RECORDS PROVIDED:
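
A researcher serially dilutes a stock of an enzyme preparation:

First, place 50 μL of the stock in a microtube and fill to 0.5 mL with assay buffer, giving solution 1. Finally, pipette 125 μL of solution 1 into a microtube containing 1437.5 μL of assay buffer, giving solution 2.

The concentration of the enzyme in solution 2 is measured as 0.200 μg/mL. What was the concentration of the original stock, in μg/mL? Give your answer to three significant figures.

25.0 μg/mL

Step 1: 50 μL brought to 0.5 mL → factor 500/50 = 10
Step 2: 125 μL + 1437.5 μL = 1562.5 μL total → factor 1562.5/125 = 12.5
Overall dilution factor = 10 × 12.5 = 125
Stock = 0.200 μg/mL × 125 = 25.0 μg/mL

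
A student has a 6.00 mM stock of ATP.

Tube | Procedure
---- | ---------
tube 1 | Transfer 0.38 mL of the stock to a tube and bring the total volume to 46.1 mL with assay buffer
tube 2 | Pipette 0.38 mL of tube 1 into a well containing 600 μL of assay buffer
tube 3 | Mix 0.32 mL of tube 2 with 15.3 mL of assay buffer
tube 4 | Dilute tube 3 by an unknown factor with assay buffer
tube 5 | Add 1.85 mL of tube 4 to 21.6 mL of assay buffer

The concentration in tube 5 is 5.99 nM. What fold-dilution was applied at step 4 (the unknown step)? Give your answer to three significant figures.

Step 1: 0.38 mL brought to 46.1 mL → factor 46.1/0.38 = 121.32
Step 2: 0.38 mL + 600 μL = 0.98 mL total → factor 0.98/0.38 = 2.5789
Step 3: 0.32 mL + 15.3 mL = 15.62 mL total → factor 15.62/0.32 = 48.812
Step 4: unknown factor x
Step 5: 1.85 mL + 21.6 mL = 23.45 mL total → factor 23.45/1.85 = 12.676
Product of known-step factors = 1.9358 × 10^5
Overall factor = 6.00 mM / (5.99 nM) = 1.0017 × 10^6
x = 1.0017 × 10^6 / 1.9358 × 10^5 = 5.17

5.17-fold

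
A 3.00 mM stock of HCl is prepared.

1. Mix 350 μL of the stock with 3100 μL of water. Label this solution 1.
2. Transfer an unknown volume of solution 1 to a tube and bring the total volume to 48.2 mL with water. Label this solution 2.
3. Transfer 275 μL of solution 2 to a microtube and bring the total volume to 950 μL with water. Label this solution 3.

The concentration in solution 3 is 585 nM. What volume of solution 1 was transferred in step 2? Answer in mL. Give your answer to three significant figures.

0.320 mL

Step 1: 350 μL + 3100 μL = 3450 μL total → factor 3450/350 = 9.8571
Step 2: v brought to 48.2 mL → factor = 48.2 mL/v
Step 3: 275 μL brought to 950 μL → factor 950/275 = 3.4545
Product of known-step factors = 34.052
Overall factor = 3.00 mM / (585 nM) = 5128.2
Step-2 factor = 5128.2 / 34.052 = 150.6
v = 48.2 mL / 150.6 = 0.320 mL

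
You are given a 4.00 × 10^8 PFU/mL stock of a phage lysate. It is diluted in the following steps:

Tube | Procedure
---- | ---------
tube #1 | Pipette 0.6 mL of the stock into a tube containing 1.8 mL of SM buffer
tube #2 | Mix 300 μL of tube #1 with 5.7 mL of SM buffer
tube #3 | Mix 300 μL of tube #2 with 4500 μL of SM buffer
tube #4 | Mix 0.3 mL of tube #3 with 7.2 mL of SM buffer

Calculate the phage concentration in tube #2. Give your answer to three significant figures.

5.00 × 10^6 PFU/mL

Step 1: 0.6 mL + 1.8 mL = 2.4 mL total → factor 2.4/0.6 = 4
Step 2: 300 μL + 5.7 mL = 6000 μL total → factor 6000/300 = 20
Dilution factor through tube #2 = 4 × 20 = 80
[tube #2] = 4.00 × 10^8 PFU/mL / 80 = 5.00 × 10^6 PFU/mL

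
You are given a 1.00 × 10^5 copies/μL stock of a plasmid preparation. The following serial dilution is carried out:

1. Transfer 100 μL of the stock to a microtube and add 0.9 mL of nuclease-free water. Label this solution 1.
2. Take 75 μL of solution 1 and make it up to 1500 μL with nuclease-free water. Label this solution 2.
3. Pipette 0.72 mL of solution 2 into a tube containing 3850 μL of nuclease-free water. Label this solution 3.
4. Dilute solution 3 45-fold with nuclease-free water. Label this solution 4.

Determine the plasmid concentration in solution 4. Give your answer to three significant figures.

1.75 copies/μL

Step 1: 100 μL + 0.9 mL = 1000 μL total → factor 1000/100 = 10
Step 2: 75 μL brought to 1500 μL → factor 1500/75 = 20
Step 3: 0.72 mL + 3850 μL = 4.57 mL total → factor 4.57/0.72 = 6.3472
Step 4: 45-fold → factor 45
Overall dilution factor = 10 × 20 × 6.3472 × 45 = 57125
Final = 1.00 × 10^5 copies/μL / 57125 = 1.75 copies/μL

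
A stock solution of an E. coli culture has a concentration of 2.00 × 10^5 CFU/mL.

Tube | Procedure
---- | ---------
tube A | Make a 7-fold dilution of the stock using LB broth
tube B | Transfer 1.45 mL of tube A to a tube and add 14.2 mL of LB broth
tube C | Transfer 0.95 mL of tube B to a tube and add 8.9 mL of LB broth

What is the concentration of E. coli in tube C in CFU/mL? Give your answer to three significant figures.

Step 1: 7-fold → factor 7
Step 2: 1.45 mL + 14.2 mL = 15.65 mL total → factor 15.65/1.45 = 10.793
Step 3: 0.95 mL + 8.9 mL = 9.85 mL total → factor 9.85/0.95 = 10.368
Overall dilution factor = 7 × 10.793 × 10.368 = 783.35
Final = 2.00 × 10^5 CFU/mL / 783.35 = 255 CFU/mL

255 CFU/mL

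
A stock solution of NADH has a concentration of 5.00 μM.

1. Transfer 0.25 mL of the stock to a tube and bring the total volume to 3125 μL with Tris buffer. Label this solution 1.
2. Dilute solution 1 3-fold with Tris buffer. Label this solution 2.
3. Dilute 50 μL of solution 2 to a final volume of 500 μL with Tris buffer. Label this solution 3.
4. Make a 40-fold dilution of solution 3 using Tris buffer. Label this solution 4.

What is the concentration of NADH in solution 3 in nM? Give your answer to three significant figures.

13.3 nM

Step 1: 0.25 mL brought to 3125 μL → factor 3.125/0.25 = 12.5
Step 2: 3-fold → factor 3
Step 3: 50 μL brought to 500 μL → factor 500/50 = 10
Dilution factor through solution 3 = 12.5 × 3 × 10 = 375
[solution 3] = 5.00 μM / 375 = 0.01333 μM = 13.3 nM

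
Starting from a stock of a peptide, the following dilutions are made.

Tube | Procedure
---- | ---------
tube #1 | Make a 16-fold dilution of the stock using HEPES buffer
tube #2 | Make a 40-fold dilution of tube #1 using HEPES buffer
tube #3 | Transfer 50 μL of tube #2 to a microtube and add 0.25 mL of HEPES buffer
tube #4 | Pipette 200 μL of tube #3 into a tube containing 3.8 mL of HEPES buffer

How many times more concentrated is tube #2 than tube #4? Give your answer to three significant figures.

120

Step 1: 16-fold → factor 16
Step 2: 40-fold → factor 40
Step 3: 50 μL + 0.25 mL = 300 μL total → factor 300/50 = 6
Step 4: 200 μL + 3.8 mL = 4000 μL total → factor 4000/200 = 20
Dilution factor to tube #2 = 640; to tube #4 = 76800
[tube #2]/[tube #4] = (factor to tube #4)/(factor to tube #2) = 76800/640 = 120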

DESCRIPTION OF THE TASK: Could you reproduce all of the material above, exactly as it reads?

SOLUTION FOR THIS PROBLEM:
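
A researcher serially dilutes a stock of an enzyme preparation:

First, place 50 μL of the stock in a microtube and fill to 0.5 mL with assay buffer, giving solution 1. Finally, pipette 125 μL of solution 1 into a microtube containing 1437.5 μL of assay buffer, giving solution 2.

The concentration of the enzyme in solution 2 is measured as 0.200 μg/mL. What was the concentration of the original stock, in μg/mL? Give your answer to three significant figures.

25.0 μg/mL

Step 1: 50 μL brought to 0.5 mL → factor 500/50 = 10
Step 2: 125 μL + 1437.5 μL = 1562.5 μL total → factor 1562.5/125 = 12.5
Overall dilution factor = 10 × 12.5 = 125
Stock = 0.200 μg/mL × 125 = 25.0 μg/mL

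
A student has a 6.00 mM stock of ATP.

Tube | Procedure
---- | ---------
tube 1 | Transfer 0.38 mL of the stock to a tube and bring the total volume to 46.1 mL with assay buffer
tube 2 | Pipette 0.38 mL of tube 1 into a well containing 600 μL of assay buffer
tube 3 | Mix 0.32 mL of tube 2 with 15.3 mL of assay buffer
tube 4 | Dilute tube 3 by an unknown factor with assay buffer
tube 5 | Add 1.85 mL of tube 4 to 21.6 mL of assay buffer

The concentration in tube 5 is 5.99 nM. What fold-dilution was applied at step 4 (the unknown step)? Give your answer to three significant figures.

Step 1: 0.38 mL brought to 46.1 mL → factor 46.1/0.38 = 121.32
Step 2: 0.38 mL + 600 μL = 0.98 mL total → factor 0.98/0.38 = 2.5789
Step 3: 0.32 mL + 15.3 mL = 15.62 mL total → factor 15.62/0.32 = 48.812
Step 4: unknown factor x
Step 5: 1.85 mL + 21.6 mL = 23.45 mL total → factor 23.45/1.85 = 12.676
Product of known-step factors = 1.9358 × 10^5
Overall factor = 6.00 mM / (5.99 nM) = 1.0017 × 10^6
x = 1.0017 × 10^6 / 1.9358 × 10^5 = 5.17

5.17-fold

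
A 3.00 mM stock of HCl is prepared.

1. Mix 350 μL of the stock with 3100 μL of water. Label this solution 1.
2. Transfer an unknown volume of solution 1 to a tube and bring the total volume to 48.2 mL with water. Label this solution 2.
3. Transfer 275 μL of solution 2 to a microtube and bring the total volume to 950 μL with water. Label this solution 3.

The concentration in solution 3 is 585 nM. What volume of solution 1 was transferred in step 2? Answer in mL. Give your answer to three significant figures.

0.320 mL

Step 1: 350 μL + 3100 μL = 3450 μL total → factor 3450/350 = 9.8571
Step 2: v brought to 48.2 mL → factor = 48.2 mL/v
Step 3: 275 μL brought to 950 μL → factor 950/275 = 3.4545
Product of known-step factors = 34.052
Overall factor = 3.00 mM / (585 nM) = 5128.2
Step-2 factor = 5128.2 / 34.052 = 150.6
v = 48.2 mL / 150.6 = 0.320 mL

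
You are given a 4.00 × 10^8 PFU/mL stock of a phage lysate. It is diluted in the following steps:

Tube | Procedure
---- | ---------
tube #1 | Pipette 0.6 mL of the stock into a tube containing 1.8 mL of SM buffer
tube #2 | Mix 300 μL of tube #1 with 5.7 mL of SM buffer
tube #3 | Mix 300 μL of tube #2 with 4500 μL of SM buffer
tube #4 | Mix 0.3 mL of tube #3 with 7.2 mL of SM buffer

Calculate the phage concentration in tube #2. Give your answer to three significant figures.

5.00 × 10^6 PFU/mL

Step 1: 0.6 mL + 1.8 mL = 2.4 mL total → factor 2.4/0.6 = 4
Step 2: 300 μL + 5.7 mL = 6000 μL total → factor 6000/300 = 20
Dilution factor through tube #2 = 4 × 20 = 80
[tube #2] = 4.00 × 10^8 PFU/mL / 80 = 5.00 × 10^6 PFU/mL

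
You are given a 1.00 × 10^5 copies/μL stock of a plasmid preparation. The following serial dilution is carried out:

1. Transfer 100 μL of the stock to a microtube and add 0.9 mL of nuclease-free water. Label this solution 1.
2. Take 75 μL of solution 1 and make it up to 1500 μL with nuclease-free water. Label this solution 2.
3. Pipette 0.72 mL of solution 2 into a tube containing 3850 μL of nuclease-free water. Label this solution 3.
4. Dilute solution 3 45-fold with nuclease-free water. Label this solution 4.

Determine the plasmid concentration in solution 4. Give your answer to three significant figures.

1.75 copies/μL

Step 1: 100 μL + 0.9 mL = 1000 μL total → factor 1000/100 = 10
Step 2: 75 μL brought to 1500 μL → factor 1500/75 = 20
Step 3: 0.72 mL + 3850 μL = 4.57 mL total → factor 4.57/0.72 = 6.3472
Step 4: 45-fold → factor 45
Overall dilution factor = 10 × 20 × 6.3472 × 45 = 57125
Final = 1.00 × 10^5 copies/μL / 57125 = 1.75 copies/μL

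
A stock solution of an E. coli culture has a concentration of 2.00 × 10^5 CFU/mL.

Tube | Procedure
---- | ---------
tube A | Make a 7-fold dilution of the stock using LB broth
tube B | Transfer 1.45 mL of tube A to a tube and add 14.2 mL of LB broth
tube C | Transfer 0.95 mL of tube B to a tube and add 8.9 mL of LB broth

What is the concentration of E. coli in tube C in CFU/mL? Give your answer to three significant figures.

Step 1: 7-fold → factor 7
Step 2: 1.45 mL + 14.2 mL = 15.65 mL total → factor 15.65/1.45 = 10.793
Step 3: 0.95 mL + 8.9 mL = 9.85 mL total → factor 9.85/0.95 = 10.368
Overall dilution factor = 7 × 10.793 × 10.368 = 783.35
Final = 2.00 × 10^5 CFU/mL / 783.35 = 255 CFU/mL

255 CFU/mL

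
A stock solution of NADH has a concentration of 5.00 μM.

1. Transfer 0.25 mL of the stock to a tube and bring the total volume to 3125 μL with Tris buffer. Label this solution 1.
2. Dilute solution 1 3-fold with Tris buffer. Label this solution 2.
3. Dilute 50 μL of solution 2 to a final volume of 500 μL with Tris buffer. Label this solution 3.
4. Make a 40-fold dilution of solution 3 using Tris buffer. Label this solution 4.

What is the concentration of NADH in solution 3 in nM? Give your answer to three significant figures.

13.3 nM

Step 1: 0.25 mL brought to 3125 μL → factor 3.125/0.25 = 12.5
Step 2: 3-fold → factor 3
Step 3: 50 μL brought to 500 μL → factor 500/50 = 10
Dilution factor through solution 3 = 12.5 × 3 × 10 = 375
[solution 3] = 5.00 μM / 375 = 0.01333 μM = 13.3 nM

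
Starting from a stock of a peptide, the following dilutions are made.

Tube | Procedure
---- | ---------
tube #1 | Make a 16-fold dilution of the stock using HEPES buffer
tube #2 | Make a 40-fold dilution of tube #1 using HEPES buffer
tube #3 | Transfer 50 μL of tube #2 to a microtube and add 0.25 mL of HEPES buffer
tube #4 | Pipette 200 μL of tube #3 into a tube containing 3.8 mL of HEPES buffer

How many times more concentrated is tube #2 than tube #4? Give your answer to three significant figures.

120

Step 1: 16-fold → factor 16
Step 2: 40-fold → factor 40
Step 3: 50 μL + 0.25 mL = 300 μL total → factor 300/50 = 6
Step 4: 200 μL + 3.8 mL = 4000 μL total → factor 4000/200 = 20
Dilution factor to tube #2 = 640; to tube #4 = 76800
[tube #2]/[tube #4] = (factor to tube #4)/(factor to tube #2) = 76800/640 = 120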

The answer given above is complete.